REQUIRED WORK ->
Would you please output the lines from the one holding "A control loop uses unity feedback around G(s) = 3(s+2)" to the end of the entries, exactly and with no others?
(DATA PROVIDED begins)
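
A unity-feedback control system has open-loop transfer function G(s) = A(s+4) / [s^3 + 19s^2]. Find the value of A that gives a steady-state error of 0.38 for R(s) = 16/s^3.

The denominator has no term below 19s^2 — 2 poles at s=0, type 2.
K_a = lim_{s→0} s^2·G(s) = A·4 / 19 = (4/19)·A.
e_ss = 16/K_a = 0.38 ⇒ K_a = 800/19 ⇒ A = (800/19)/(4/19) = 200.

200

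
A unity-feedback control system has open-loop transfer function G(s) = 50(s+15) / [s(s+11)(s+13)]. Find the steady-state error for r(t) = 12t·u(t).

System type = 1 (one pole at s=0).
K_v = lim_{s→0} s·G(s) = 50·15 / (11·13) = 750/143.
e_ss = 12/K_v = 12/(750/143) = 2.288.

2.288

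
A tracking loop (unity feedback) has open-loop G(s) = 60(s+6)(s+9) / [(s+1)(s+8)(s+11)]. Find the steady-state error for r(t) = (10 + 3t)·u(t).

System type = 0 (no poles at s=0). Treating each term separately:
  • 10: e_ss = 10/(1+K_p) with K_p=405/11 → 55/208.
  • 3t: a type-0 system cannot track it, e_ss → ∞.
The unbounded component dominates.

infinity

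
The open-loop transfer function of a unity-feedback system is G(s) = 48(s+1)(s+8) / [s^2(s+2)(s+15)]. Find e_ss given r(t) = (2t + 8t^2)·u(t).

G(s) has two factors of s in the denominator, so the system is type 2. Treating each term separately:
  • 2t: tracked with zero error.
  • 8t^2: e_ss = 16/K_a with K_a=12.8 → 1.25.
Total e_ss = 1.25.

1.25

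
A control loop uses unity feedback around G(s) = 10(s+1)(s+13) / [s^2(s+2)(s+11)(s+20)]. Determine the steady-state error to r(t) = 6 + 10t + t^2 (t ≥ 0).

Two free integrators in G(s): this is a type 2 system. Taking each input component in turn:
  • 6: tracked with zero error.
  • 10t: tracked with zero error.
  • t^2: e_ss = 2/K_a with K_a=13/44 → 88/13.
Total e_ss = 88/13.

88/13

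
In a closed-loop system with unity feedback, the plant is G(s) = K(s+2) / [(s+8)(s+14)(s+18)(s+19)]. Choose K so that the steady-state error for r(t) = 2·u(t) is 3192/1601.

System type = 0 (no poles at s=0).
K_p = lim_{s→0} G(s) = K·2 / (8·14·18·19) = (1/19152)·K.
e_ss = 2/(1 + K_p) = 3192/1601 ⇒ 1 + (1/19152)·K = 1601/1596 ⇒ K = 60.

60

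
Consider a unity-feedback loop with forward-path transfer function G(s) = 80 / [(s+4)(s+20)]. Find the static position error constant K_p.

1

The open loop has no poles at the origin → type 0 system.
K_p = lim_{s→0} G(s) = 80 / (4·20) = 1.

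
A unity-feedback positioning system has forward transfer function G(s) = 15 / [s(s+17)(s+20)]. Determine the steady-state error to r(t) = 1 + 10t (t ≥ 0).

The open loop has one pole at the origin → type 1 system. Taking each input component in turn:
  • 1: tracked with zero error.
  • 10t: e_ss = 10/K_v with K_v=3/68 → 680/3.
Total e_ss = 680/3.

680/3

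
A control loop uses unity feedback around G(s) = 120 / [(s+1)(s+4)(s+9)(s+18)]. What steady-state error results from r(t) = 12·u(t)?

G(s) has no factors of s in the denominator, so the system is type 0.
K_p = lim_{s→0} G(s) = 120 / (1·4·9·18) = 5/27.
e_ss = 12/(1 + K_p) = 12/(32/27) = 10.125.

10.125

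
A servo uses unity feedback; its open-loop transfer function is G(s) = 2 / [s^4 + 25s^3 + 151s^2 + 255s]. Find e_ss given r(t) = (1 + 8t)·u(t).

The denominator has no term below 255s — 1 pole at s=0, type 1. Taking each input component in turn:
  • 1: tracked with zero error.
  • 8t: e_ss = 8/K_v with K_v=2/255 → 1020.
Total e_ss = 1020.

1020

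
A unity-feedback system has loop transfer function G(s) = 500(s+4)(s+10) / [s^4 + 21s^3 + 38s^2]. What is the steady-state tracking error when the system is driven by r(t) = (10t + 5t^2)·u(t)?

0.019

The denominator has no term below 38s^2 — 2 poles at s=0, type 2. Treating each term separately:
  • 10t: tracked with zero error.
  • 5t^2: e_ss = 10/K_a with K_a=10000/19 → 0.019.
Total e_ss = 0.019.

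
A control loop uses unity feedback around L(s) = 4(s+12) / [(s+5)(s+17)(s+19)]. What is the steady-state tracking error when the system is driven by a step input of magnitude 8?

12920/1663

No free integrators in L(s): this is a type 0 system.
K_p = lim_{s→0} L(s) = 4·12 / (5·17·19) = 48/1615.
e_ss = 8/(1 + K_p) = 8/(1663/1615) = 12920/1663.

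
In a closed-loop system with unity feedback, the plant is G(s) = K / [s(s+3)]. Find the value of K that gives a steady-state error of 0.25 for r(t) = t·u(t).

G(s) has one factor of s in the denominator, so the system is type 1.
K_v = lim_{s→0} s·G(s) = K / (3) = (1/3)·K.
e_ss = 1/K_v = 0.25 ⇒ K_v = 4 ⇒ K = 4/(1/3) = 12.

12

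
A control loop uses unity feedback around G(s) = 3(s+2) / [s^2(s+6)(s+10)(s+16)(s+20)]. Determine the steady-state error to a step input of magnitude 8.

Two free integrators in G(s): this is a type 2 system.
A type-2 system has K_p = ∞, so it tracks a step input with zero steady-state error.

0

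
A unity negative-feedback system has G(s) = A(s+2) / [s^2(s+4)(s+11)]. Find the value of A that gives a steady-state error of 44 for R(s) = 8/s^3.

The open loop has two poles at the origin → type 2 system.
K_a = lim_{s→0} s^2·G(s) = A·2 / (4·11) = (1/22)·A.
e_ss = 8/K_a = 44 ⇒ K_a = 2/11 ⇒ A = (2/11)/(1/22) = 4.

4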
(DATA PROVIDED ends)
TASK OUTPUT ->
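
A control loop uses unity feedback around G(s) = 3(s+2) / [s^2(s+6)(s+10)(s+16)(s+20)]. Determine the steady-state error to a step input of magnitude 8.

Two free integrators in G(s): this is a type 2 system.
A type-2 system has K_p = ∞, so it tracks a step input with zero steady-state error.

0

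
A unity negative-feedback system has G(s) = A(s+2) / [s^2(s+4)(s+11)]. Find the value of A that gives a steady-state error of 44 for R(s) = 8/s^3.

The open loop has two poles at the origin → type 2 system.
K_a = lim_{s→0} s^2·G(s) = A·2 / (4·11) = (1/22)·A.
e_ss = 8/K_a = 44 ⇒ K_a = 2/11 ⇒ A = (2/11)/(1/22) = 4.

4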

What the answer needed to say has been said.